SUPPLIED RECORDS>
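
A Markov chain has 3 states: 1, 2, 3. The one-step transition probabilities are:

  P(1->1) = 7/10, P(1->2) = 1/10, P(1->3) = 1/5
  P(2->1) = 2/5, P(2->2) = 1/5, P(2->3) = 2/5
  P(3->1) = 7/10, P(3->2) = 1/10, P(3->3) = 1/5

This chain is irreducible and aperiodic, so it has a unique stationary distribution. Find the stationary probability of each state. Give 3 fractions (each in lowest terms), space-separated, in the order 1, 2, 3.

The stationary distribution satisfies pi = pi * P, i.e.:
  pi_1 = 7/10*pi_1 + 2/5*pi_2 + 7/10*pi_3
  pi_2 = 1/10*pi_1 + 1/5*pi_2 + 1/10*pi_3
  pi_3 = 1/5*pi_1 + 2/5*pi_2 + 1/5*pi_3
with normalization: pi_1 + pi_2 + pi_3 = 1.

Using the first 2 balance equations plus normalization, the linear system A*pi = b is:
  [-3/10, 2/5, 7/10] . pi = 0
  [1/10, -4/5, 1/10] . pi = 0
  [1, 1, 1] . pi = 1

Solving yields:
  pi_1 = 2/3
  pi_2 = 1/9
  pi_3 = 2/9

Verification (pi * P):
  2/3*7/10 + 1/9*2/5 + 2/9*7/10 = 2/3 = pi_1  (ok)
  2/3*1/10 + 1/9*1/5 + 2/9*1/10 = 1/9 = pi_2  (ok)
  2/3*1/5 + 1/9*2/5 + 2/9*1/5 = 2/9 = pi_3  (ok)

Answer: 2/3 1/9 2/9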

YOUR OBJECTIVE> Each record above should be repeated exactly as it appears.

EXPECTED ANSWER>
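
A Markov chain has 3 states: 1, 2, 3. The one-step transition probabilities are:

  P(1->1) = 7/10, P(1->2) = 1/10, P(1->3) = 1/5
  P(2->1) = 2/5, P(2->2) = 1/5, P(2->3) = 2/5
  P(3->1) = 7/10, P(3->2) = 1/10, P(3->3) = 1/5

This chain is irreducible and aperiodic, so it has a unique stationary distribution. Find the stationary probability of each state. Give 3 fractions (each in lowest terms), space-separated, in the order 1, 2, 3.

The stationary distribution satisfies pi = pi * P, i.e.:
  pi_1 = 7/10*pi_1 + 2/5*pi_2 + 7/10*pi_3
  pi_2 = 1/10*pi_1 + 1/5*pi_2 + 1/10*pi_3
  pi_3 = 1/5*pi_1 + 2/5*pi_2 + 1/5*pi_3
with normalization: pi_1 + pi_2 + pi_3 = 1.

Using the first 2 balance equations plus normalization, the linear system A*pi = b is:
  [-3/10, 2/5, 7/10] . pi = 0
  [1/10, -4/5, 1/10] . pi = 0
  [1, 1, 1] . pi = 1

Solving yields:
  pi_1 = 2/3
  pi_2 = 1/9
  pi_3 = 2/9

Verification (pi * P):
  2/3*7/10 + 1/9*2/5 + 2/9*7/10 = 2/3 = pi_1  (ok)
  2/3*1/10 + 1/9*1/5 + 2/9*1/10 = 1/9 = pi_2  (ok)
  2/3*1/5 + 1/9*2/5 + 2/9*1/5 = 2/9 = pi_3  (ok)

Answer: 2/3 1/9 2/9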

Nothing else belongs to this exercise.